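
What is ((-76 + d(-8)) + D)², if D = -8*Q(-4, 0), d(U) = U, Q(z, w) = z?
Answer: 2704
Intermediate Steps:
D = 32 (D = -8*(-4) = 32)
((-76 + d(-8)) + D)² = ((-76 - 8) + 32)² = (-84 + 32)² = (-52)² = 2704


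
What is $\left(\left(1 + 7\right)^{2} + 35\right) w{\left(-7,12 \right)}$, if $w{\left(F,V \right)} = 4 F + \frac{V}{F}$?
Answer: $- \frac{20592}{7} \approx -2941.7$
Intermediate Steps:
$w{\left(F,V \right)} = 4 F + \frac{V}{F}$
$\left(\left(1 + 7\right)^{2} + 35\right) w{\left(-7,12 \right)} = \left(\left(1 + 7\right)^{2} + 35\right) \left(4 \left(-7\right) + \frac{12}{-7}\right) = \left(8^{2} + 35\right) \left(-28 + 12 \left(- \frac{1}{7}\right)\right) = \left(64 + 35\right) \left(-28 - \frac{12}{7}\right) = 99 \left(- \frac{208}{7}\right) = - \frac{20592}{7}$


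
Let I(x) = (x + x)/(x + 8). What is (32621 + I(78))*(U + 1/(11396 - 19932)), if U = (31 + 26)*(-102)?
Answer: -69617643316205/367048 ≈ -1.8967e+8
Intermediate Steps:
I(x) = 2*x/(8 + x) (I(x) = (2*x)/(8 + x) = 2*x/(8 + x))
U = -5814 (U = 57*(-102) = -5814)
(32621 + I(78))*(U + 1/(11396 - 19932)) = (32621 + 2*78/(8 + 78))*(-5814 + 1/(11396 - 19932)) = (32621 + 2*78/86)*(-5814 + 1/(-8536)) = (32621 + 2*78*(1/86))*(-5814 - 1/8536) = (32621 + 78/43)*(-49628305/8536) = (1402781/43)*(-49628305/8536) = -69617643316205/367048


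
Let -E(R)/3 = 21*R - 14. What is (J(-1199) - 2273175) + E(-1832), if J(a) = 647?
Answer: -2157070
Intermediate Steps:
E(R) = 42 - 63*R (E(R) = -3*(21*R - 14) = -3*(-14 + 21*R) = 42 - 63*R)
(J(-1199) - 2273175) + E(-1832) = (647 - 2273175) + (42 - 63*(-1832)) = -2272528 + (42 + 115416) = -2272528 + 115458 = -2157070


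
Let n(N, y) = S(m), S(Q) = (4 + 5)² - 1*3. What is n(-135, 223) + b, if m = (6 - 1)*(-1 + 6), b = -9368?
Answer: -9290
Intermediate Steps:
m = 25 (m = 5*5 = 25)
S(Q) = 78 (S(Q) = 9² - 3 = 81 - 3 = 78)
n(N, y) = 78
n(-135, 223) + b = 78 - 9368 = -9290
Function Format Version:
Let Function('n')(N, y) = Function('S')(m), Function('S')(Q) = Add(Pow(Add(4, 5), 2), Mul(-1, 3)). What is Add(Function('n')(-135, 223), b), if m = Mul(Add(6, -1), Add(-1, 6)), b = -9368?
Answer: -9290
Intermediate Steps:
m = 25 (m = Mul(5, 5) = 25)
Function('S')(Q) = 78 (Function('S')(Q) = Add(Pow(9, 2), -3) = Add(81, -3) = 78)
Function('n')(N, y) = 78
Add(Function('n')(-135, 223), b) = Add(78, -9368) = -9290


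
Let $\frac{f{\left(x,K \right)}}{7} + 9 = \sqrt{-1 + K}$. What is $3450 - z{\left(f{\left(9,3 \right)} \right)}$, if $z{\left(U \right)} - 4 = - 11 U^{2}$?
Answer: $48183 - 9702 \sqrt{2} \approx 34462.0$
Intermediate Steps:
$f{\left(x,K \right)} = -63 + 7 \sqrt{-1 + K}$
$z{\left(U \right)} = 4 - 11 U^{2}$
$3450 - z{\left(f{\left(9,3 \right)} \right)} = 3450 - \left(4 - 11 \left(-63 + 7 \sqrt{-1 + 3}\right)^{2}\right) = 3450 - \left(4 - 11 \left(-63 + 7 \sqrt{2}\right)^{2}\right) = 3446 + 11 \left(-63 + 7 \sqrt{2}\right)^{2}$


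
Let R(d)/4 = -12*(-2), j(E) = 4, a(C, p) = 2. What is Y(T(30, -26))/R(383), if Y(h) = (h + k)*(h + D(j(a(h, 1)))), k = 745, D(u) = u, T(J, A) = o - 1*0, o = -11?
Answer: -2569/48 ≈ -53.521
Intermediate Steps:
T(J, A) = -11 (T(J, A) = -11 - 1*0 = -11 + 0 = -11)
R(d) = 96 (R(d) = 4*(-12*(-2)) = 4*24 = 96)
Y(h) = (4 + h)*(745 + h) (Y(h) = (h + 745)*(h + 4) = (745 + h)*(4 + h) = (4 + h)*(745 + h))
Y(T(30, -26))/R(383) = (2980 + (-11)**2 + 749*(-11))/96 = (2980 + 121 - 8239)*(1/96) = -5138*1/96 = -2569/48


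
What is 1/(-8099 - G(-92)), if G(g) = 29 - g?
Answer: -1/8220 ≈ -0.00012165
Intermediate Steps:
1/(-8099 - G(-92)) = 1/(-8099 - (29 - 1*(-92))) = 1/(-8099 - (29 + 92)) = 1/(-8099 - 1*121) = 1/(-8099 - 121) = 1/(-8220) = -1/8220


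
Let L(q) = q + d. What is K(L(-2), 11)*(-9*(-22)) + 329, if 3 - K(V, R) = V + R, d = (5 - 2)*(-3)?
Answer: 923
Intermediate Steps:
d = -9 (d = 3*(-3) = -9)
L(q) = -9 + q (L(q) = q - 9 = -9 + q)
K(V, R) = 3 - R - V (K(V, R) = 3 - (V + R) = 3 - (R + V) = 3 + (-R - V) = 3 - R - V)
K(L(-2), 11)*(-9*(-22)) + 329 = (3 - 1*11 - (-9 - 2))*(-9*(-22)) + 329 = (3 - 11 - 1*(-11))*198 + 329 = (3 - 11 + 11)*198 + 329 = 3*198 + 329 = 594 + 329 = 923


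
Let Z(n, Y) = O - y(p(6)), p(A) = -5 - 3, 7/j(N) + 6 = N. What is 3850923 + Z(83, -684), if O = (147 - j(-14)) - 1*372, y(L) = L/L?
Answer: 77013947/20 ≈ 3.8507e+6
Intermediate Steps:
j(N) = 7/(-6 + N)
p(A) = -8
y(L) = 1
O = -4493/20 (O = (147 - 7/(-6 - 14)) - 1*372 = (147 - 7/(-20)) - 372 = (147 - 7*(-1)/20) - 372 = (147 - 1*(-7/20)) - 372 = (147 + 7/20) - 372 = 2947/20 - 372 = -4493/20 ≈ -224.65)
Z(n, Y) = -4513/20 (Z(n, Y) = -4493/20 - 1*1 = -4493/20 - 1 = -4513/20)
3850923 + Z(83, -684) = 3850923 - 4513/20 = 77013947/20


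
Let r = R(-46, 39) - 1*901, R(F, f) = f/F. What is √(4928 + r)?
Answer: √8519338/46 ≈ 63.452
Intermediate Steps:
r = -41485/46 (r = 39/(-46) - 1*901 = 39*(-1/46) - 901 = -39/46 - 901 = -41485/46 ≈ -901.85)
√(4928 + r) = √(4928 - 41485/46) = √(185203/46) = √8519338/46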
************
TASK DIRECTIONS
Would you print, exactly as written, every line above from the one holding "Answer: 923" through the one holding "Answer: 77013947/20 ≈ 3.8507e+6", with both included and no other lines?

TASK SOLUTION
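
Answer: 923
Intermediate Steps:
d = -9 (d = 3*(-3) = -9)
L(q) = -9 + q (L(q) = q - 9 = -9 + q)
K(V, R) = 3 - R - V (K(V, R) = 3 - (V + R) = 3 - (R + V) = 3 + (-R - V) = 3 - R - V)
K(L(-2), 11)*(-9*(-22)) + 329 = (3 - 1*11 - (-9 - 2))*(-9*(-22)) + 329 = (3 - 11 - 1*(-11))*198 + 329 = (3 - 11 + 11)*198 + 329 = 3*198 + 329 = 594 + 329 = 923


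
Let Z(n, Y) = O - y(p(6)), p(A) = -5 - 3, 7/j(N) + 6 = N. What is 3850923 + Z(83, -684), if O = (147 - j(-14)) - 1*372, y(L) = L/L?
Answer: 77013947/20 ≈ 3.8507e+6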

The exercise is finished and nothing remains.